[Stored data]
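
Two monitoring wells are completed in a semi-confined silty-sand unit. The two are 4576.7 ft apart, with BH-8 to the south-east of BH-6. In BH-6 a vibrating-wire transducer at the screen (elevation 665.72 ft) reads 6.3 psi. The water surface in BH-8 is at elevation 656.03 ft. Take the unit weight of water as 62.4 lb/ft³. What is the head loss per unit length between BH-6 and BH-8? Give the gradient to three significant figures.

i ≈ 0.00529 ft/ft

Pressure head at BH-6: ψ = 144·P/γ = 144 × 6.3 / 62.4 = 14.54 ft.
Total head at BH-6: h = z + ψ = 665.72 + 14.54 = 680.26 ft.
Total head at BH-8: h = 656.03 ft (water level in the piezometer is the total head).
Head difference: h(BH-6) − h(BH-8) = 680.26 − 656.03 = 24.23 ft.
Hydraulic gradient: i = |Δh| / L = 24.23 / 4576.7 = 0.00529.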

• _Work order_
Repeat every line of the records, exactly as given.

• _Your solution_
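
Two monitoring wells are completed in a semi-confined silty-sand unit. The two are 4576.7 ft apart, with BH-8 to the south-east of BH-6. In BH-6 a vibrating-wire transducer at the screen (elevation 665.72 ft) reads 6.3 psi. The water surface in BH-8 is at elevation 656.03 ft. Take the unit weight of water as 62.4 lb/ft³. What is the head loss per unit length between BH-6 and BH-8? Give the gradient to three significant figures.

i ≈ 0.00529 ft/ft

Pressure head at BH-6: ψ = 144·P/γ = 144 × 6.3 / 62.4 = 14.54 ft.
Total head at BH-6: h = z + ψ = 665.72 + 14.54 = 680.26 ft.
Total head at BH-8: h = 656.03 ft (water level in the piezometer is the total head).
Head difference: h(BH-6) − h(BH-8) = 680.26 − 656.03 = 24.23 ft.
Hydraulic gradient: i = |Δh| / L = 24.23 / 4576.7 = 0.00529.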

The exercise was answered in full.